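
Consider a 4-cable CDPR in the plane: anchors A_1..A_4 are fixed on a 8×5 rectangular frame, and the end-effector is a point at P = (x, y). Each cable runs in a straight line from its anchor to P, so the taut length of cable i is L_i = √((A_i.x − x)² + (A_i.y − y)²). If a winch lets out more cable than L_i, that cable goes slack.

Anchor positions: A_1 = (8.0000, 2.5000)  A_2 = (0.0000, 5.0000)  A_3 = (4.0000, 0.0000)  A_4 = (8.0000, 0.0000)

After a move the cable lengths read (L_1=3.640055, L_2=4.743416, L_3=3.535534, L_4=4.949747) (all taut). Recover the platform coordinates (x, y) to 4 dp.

(4.5000, 3.5000)

circle eqns → linear via eq_j − eq_1; set k_j = A_j·A_j − L_j²
k_1 = 64.0000+6.2500−13.2500 = 57.0000
16.0000·x − 5.0000·y = k_1−k_2 = 54.5000
8.0000·x + 5.0000·y = k_1−k_3 = 53.5000
0.0000·x + 5.0000·y = k_1−k_4 = 17.5000
solve first two rows → x=4.5000, y=3.5000
check cable 4: ‖A_4−P‖² = 24.5000 ≈ L_4² = 24.5000 ✓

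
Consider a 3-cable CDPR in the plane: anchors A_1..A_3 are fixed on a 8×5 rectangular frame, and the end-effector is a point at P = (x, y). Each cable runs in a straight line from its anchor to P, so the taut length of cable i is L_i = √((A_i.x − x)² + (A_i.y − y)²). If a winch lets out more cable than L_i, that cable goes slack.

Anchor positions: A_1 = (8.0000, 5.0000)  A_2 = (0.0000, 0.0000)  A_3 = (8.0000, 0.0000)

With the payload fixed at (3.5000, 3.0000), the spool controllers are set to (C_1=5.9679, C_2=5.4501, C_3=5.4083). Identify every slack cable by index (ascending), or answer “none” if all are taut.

cable 1: L_1 = ‖A_1−P‖ = 4.9244;  C_1 = 5.9679 → slack
cable 2: L_2 = ‖A_2−P‖ = 4.6098;  C_2 = 5.4501 → slack
cable 3: L_3 = ‖A_3−P‖ = 5.4083;  C_3 = 5.4083 → taut

1, 2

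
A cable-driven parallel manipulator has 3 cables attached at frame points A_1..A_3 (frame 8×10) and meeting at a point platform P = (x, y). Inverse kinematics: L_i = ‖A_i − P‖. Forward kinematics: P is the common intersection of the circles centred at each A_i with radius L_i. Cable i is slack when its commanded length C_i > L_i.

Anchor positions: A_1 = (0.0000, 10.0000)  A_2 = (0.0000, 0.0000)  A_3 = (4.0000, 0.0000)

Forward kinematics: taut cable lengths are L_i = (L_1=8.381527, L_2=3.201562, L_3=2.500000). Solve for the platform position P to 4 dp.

circle eqns → linear via eq_j − eq_1; set k_j = A_j·A_j − L_j²
k_1 = 0.0000+100.0000−70.2500 = 29.7500
0.0000·x + 20.0000·y = k_1−k_2 = 40.0000
-8.0000·x + 20.0000·y = k_1−k_3 = 20.0000
solve first two rows → x=2.5000, y=2.0000

(2.5000, 2.0000)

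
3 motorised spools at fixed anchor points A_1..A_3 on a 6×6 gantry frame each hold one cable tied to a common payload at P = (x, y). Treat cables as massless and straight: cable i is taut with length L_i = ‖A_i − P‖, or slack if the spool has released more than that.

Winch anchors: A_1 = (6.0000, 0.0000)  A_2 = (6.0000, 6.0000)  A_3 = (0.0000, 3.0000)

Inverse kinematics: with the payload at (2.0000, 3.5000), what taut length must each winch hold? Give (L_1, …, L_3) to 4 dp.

L_1: Δ = A_1−P = (4.0000, -3.5000) → ‖Δ‖ = √28.2500 = 5.3151
L_2: Δ = A_2−P = (4.0000, 2.5000) → ‖Δ‖ = √22.2500 = 4.7170
L_3: Δ = A_3−P = (-2.0000, -0.5000) → ‖Δ‖ = √4.2500 = 2.0616

(5.3151, 4.7170, 2.0616)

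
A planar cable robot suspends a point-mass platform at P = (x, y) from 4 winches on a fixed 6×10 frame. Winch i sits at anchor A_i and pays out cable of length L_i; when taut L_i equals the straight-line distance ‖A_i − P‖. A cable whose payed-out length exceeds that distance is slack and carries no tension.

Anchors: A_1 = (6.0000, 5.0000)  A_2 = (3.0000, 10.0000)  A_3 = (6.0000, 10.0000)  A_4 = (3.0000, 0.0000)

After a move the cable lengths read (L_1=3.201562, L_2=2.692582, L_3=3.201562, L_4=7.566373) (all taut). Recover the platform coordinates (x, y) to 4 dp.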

### TASK
Give back the entire listing, line for line, exactly as it stands.

### EXPECTED ANSWER
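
Consider a 4-cable CDPR in the plane: anchors A_1..A_4 are fixed on a 8×5 rectangular frame, and the end-effector is a point at P = (x, y). Each cable runs in a straight line from its anchor to P, so the taut length of cable i is L_i = √((A_i.x − x)² + (A_i.y − y)²). If a winch lets out more cable than L_i, that cable goes slack.

Anchor positions: A_1 = (8.0000, 2.5000)  A_2 = (0.0000, 5.0000)  A_3 = (4.0000, 0.0000)  A_4 = (8.0000, 0.0000)

After a move the cable lengths read (L_1=3.640055, L_2=4.743416, L_3=3.535534, L_4=4.949747) (all taut). Recover the platform coordinates (x, y) to 4 dp.

(4.5000, 3.5000)

circle eqns → linear via eq_j − eq_1; set k_j = A_j·A_j − L_j²
k_1 = 64.0000+6.2500−13.2500 = 57.0000
16.0000·x − 5.0000·y = k_1−k_2 = 54.5000
8.0000·x + 5.0000·y = k_1−k_3 = 53.5000
0.0000·x + 5.0000·y = k_1−k_4 = 17.5000
solve first two rows → x=4.5000, y=3.5000
check cable 4: ‖A_4−P‖² = 24.5000 ≈ L_4² = 24.5000 ✓

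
Consider a 3-cable CDPR in the plane: anchors A_1..A_3 are fixed on a 8×5 rectangular frame, and the end-effector is a point at P = (x, y). Each cable runs in a straight line from its anchor to P, so the taut length of cable i is L_i = √((A_i.x − x)² + (A_i.y − y)²). If a winch lets out more cable than L_i, that cable goes slack.

Anchor positions: A_1 = (8.0000, 5.0000)  A_2 = (0.0000, 0.0000)  A_3 = (8.0000, 0.0000)

With the payload fixed at (3.5000, 3.0000), the spool controllers are set to (C_1=5.9679, C_2=5.4501, C_3=5.4083). Identify every slack cable by index (ascending), or answer “none” if all are taut.

cable 1: L_1 = ‖A_1−P‖ = 4.9244;  C_1 = 5.9679 → slack
cable 2: L_2 = ‖A_2−P‖ = 4.6098;  C_2 = 5.4501 → slack
cable 3: L_3 = ‖A_3−P‖ = 5.4083;  C_3 = 5.4083 → taut

1, 2

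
A cable-driven parallel manipulator has 3 cables attached at frame points A_1..A_3 (frame 8×10) and meeting at a point platform P = (x, y). Inverse kinematics: L_i = ‖A_i − P‖. Forward kinematics: P is the common intersection of the circles centred at each A_i with radius L_i. Cable i is slack when its commanded length C_i > L_i.

Anchor positions: A_1 = (0.0000, 10.0000)  A_2 = (0.0000, 0.0000)  A_3 = (4.0000, 0.0000)

Forward kinematics: taut cable lengths are L_i = (L_1=8.381527, L_2=3.201562, L_3=2.500000). Solve for the platform position P to 4 dp.

circle eqns → linear via eq_j − eq_1; set k_j = A_j·A_j − L_j²
k_1 = 0.0000+100.0000−70.2500 = 29.7500
0.0000·x + 20.0000·y = k_1−k_2 = 40.0000
-8.0000·x + 20.0000·y = k_1−k_3 = 20.0000
solve first two rows → x=2.5000, y=2.0000

(2.5000, 2.0000)

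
3 motorised spools at fixed anchor points A_1..A_3 on a 6×6 gantry frame each hold one cable tied to a common payload at P = (x, y). Treat cables as massless and straight: cable i is taut with length L_i = ‖A_i − P‖, or slack if the spool has released more than that.

Winch anchors: A_1 = (6.0000, 0.0000)  A_2 = (6.0000, 6.0000)  A_3 = (0.0000, 3.0000)

Inverse kinematics: with the payload at (2.0000, 3.5000), what taut length must each winch hold? Give (L_1, …, L_3) to 4 dp.

L_1: Δ = A_1−P = (4.0000, -3.5000) → ‖Δ‖ = √28.2500 = 5.3151
L_2: Δ = A_2−P = (4.0000, 2.5000) → ‖Δ‖ = √22.2500 = 4.7170
L_3: Δ = A_3−P = (-2.0000, -0.5000) → ‖Δ‖ = √4.2500 = 2.0616

(5.3151, 4.7170, 2.0616)

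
A planar cable robot suspends a point-mass platform at P = (x, y) from 4 winches on a fixed 6×10 frame. Winch i sits at anchor A_i and pays out cable of length L_i; when taut L_i equals the straight-line distance ‖A_i − P‖. A cable whose payed-out length exceeds that distance is slack and carries no tension.

Anchors: A_1 = (6.0000, 5.0000)  A_2 = (3.0000, 10.0000)  A_3 = (6.0000, 10.0000)  A_4 = (3.0000, 0.0000)

After a move the cable lengths read (L_1=3.201562, L_2=2.692582, L_3=3.201562, L_4=7.566373) (all taut). Recover the platform coordinates (x, y) to 4 dp.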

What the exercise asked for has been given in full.